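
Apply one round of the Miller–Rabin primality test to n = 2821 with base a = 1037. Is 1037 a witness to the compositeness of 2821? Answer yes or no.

yes

n − 1 = 2820 = 2^2 · 705, so s = 2 and d = 705.
Repeated squaring mod 2821: 1037^1 ≡ 1037, 1037^2 ≡ 568, 1037^4 ≡ 1030, 1037^8 ≡ 204, 1037^16 ≡ 2122, 1037^32 ≡ 568, 1037^64 ≡ 1030, 1037^128 ≡ 204, 1037^256 ≡ 2122, 1037^512 ≡ 568.
705 = 512 + 128 + 64 + 1, so 1037^705 ≡ 568·204·1030·1037 ≡ 1520 (mod 2821).
x_0 = 1037^705 mod 2821 = 1520.
x_0 is neither 1 nor 2820, so continue squaring.
x_1 = 1520^2 mod 2821 = 1.
x_1 = 1 but x_0 ≠ ±1, a nontrivial square root of 1 — 1037 is a witness and 2821 is composite.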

--- --- ---

Problem description: Could you retype every record above exactly as written?

Exercise output:
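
Apply one round of the Miller–Rabin primality test to n = 2821 with base a = 1037. Is 1037 a witness to the compositeness of 2821? Answer yes or no.

yes

n − 1 = 2820 = 2^2 · 705, so s = 2 and d = 705.
Repeated squaring mod 2821: 1037^1 ≡ 1037, 1037^2 ≡ 568, 1037^4 ≡ 1030, 1037^8 ≡ 204, 1037^16 ≡ 2122, 1037^32 ≡ 568, 1037^64 ≡ 1030, 1037^128 ≡ 204, 1037^256 ≡ 2122, 1037^512 ≡ 568.
705 = 512 + 128 + 64 + 1, so 1037^705 ≡ 568·204·1030·1037 ≡ 1520 (mod 2821).
x_0 = 1037^705 mod 2821 = 1520.
x_0 is neither 1 nor 2820, so continue squaring.
x_1 = 1520^2 mod 2821 = 1.
x_1 = 1 but x_0 ≠ ±1, a nontrivial square root of 1 — 1037 is a witness and 2821 is composite.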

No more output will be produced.